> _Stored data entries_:
# # #

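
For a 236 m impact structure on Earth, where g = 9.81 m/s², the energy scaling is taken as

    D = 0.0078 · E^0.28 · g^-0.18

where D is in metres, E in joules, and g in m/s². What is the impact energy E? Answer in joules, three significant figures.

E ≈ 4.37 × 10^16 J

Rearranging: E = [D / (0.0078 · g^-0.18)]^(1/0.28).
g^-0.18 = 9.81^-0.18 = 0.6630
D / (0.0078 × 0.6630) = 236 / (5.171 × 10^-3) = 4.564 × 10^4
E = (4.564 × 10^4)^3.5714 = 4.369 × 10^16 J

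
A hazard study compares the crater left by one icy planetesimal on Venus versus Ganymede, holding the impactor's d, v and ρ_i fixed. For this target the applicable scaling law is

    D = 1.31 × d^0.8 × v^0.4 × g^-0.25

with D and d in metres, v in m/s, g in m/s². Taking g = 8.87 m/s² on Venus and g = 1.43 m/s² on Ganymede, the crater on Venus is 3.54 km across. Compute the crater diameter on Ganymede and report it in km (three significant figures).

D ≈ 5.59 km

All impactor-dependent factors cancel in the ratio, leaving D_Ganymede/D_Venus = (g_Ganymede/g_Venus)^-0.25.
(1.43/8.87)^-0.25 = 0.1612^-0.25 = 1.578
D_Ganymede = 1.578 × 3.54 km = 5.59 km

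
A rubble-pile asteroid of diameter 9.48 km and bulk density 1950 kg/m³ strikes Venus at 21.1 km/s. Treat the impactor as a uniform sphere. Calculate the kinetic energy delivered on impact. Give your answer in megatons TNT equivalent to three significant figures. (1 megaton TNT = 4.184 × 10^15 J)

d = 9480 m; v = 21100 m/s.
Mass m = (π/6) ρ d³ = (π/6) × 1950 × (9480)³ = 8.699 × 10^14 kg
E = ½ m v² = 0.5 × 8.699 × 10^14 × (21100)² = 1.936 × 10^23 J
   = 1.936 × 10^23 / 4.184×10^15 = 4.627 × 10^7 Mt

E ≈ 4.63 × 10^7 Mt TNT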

# # #

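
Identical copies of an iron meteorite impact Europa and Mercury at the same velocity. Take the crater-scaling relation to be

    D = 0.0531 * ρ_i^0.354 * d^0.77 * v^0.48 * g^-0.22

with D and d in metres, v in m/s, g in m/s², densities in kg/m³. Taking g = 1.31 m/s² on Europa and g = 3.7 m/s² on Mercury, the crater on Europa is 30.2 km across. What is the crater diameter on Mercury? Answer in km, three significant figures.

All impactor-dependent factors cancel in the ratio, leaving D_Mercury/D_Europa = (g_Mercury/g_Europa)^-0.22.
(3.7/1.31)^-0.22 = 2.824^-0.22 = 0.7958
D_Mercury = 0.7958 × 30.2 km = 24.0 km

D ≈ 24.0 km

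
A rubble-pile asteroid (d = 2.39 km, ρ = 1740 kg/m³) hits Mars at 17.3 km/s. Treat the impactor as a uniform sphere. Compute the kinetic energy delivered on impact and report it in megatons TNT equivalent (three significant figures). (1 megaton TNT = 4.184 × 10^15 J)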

# # #

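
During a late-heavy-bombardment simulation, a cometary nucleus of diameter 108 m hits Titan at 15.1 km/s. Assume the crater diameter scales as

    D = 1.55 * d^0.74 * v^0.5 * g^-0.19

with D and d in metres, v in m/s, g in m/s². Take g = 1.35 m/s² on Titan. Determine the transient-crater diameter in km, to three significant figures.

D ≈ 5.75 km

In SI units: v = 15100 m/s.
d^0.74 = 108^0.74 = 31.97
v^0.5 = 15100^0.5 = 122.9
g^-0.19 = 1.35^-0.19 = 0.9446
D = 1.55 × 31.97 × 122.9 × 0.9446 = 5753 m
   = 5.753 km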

# # #

> _WORK REQUEST_:
Copy out the lines above with "hits" in them.

> _REPLY TO THE EXERCISE_:
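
A rubble-pile asteroid (d = 2.39 km, ρ = 1740 kg/m³) hits Mars at 17.3 km/s. Treat the impactor as a uniform sphere. Compute the kinetic energy delivered on impact and report it in megatons TNT equivalent (three significant figures). (1 megaton TNT = 4.184 × 10^15 J)
During a late-heavy-bombardment simulation, a cometary nucleus of diameter 108 m hits Titan at 15.1 km/s. Assume the crater diameter scales as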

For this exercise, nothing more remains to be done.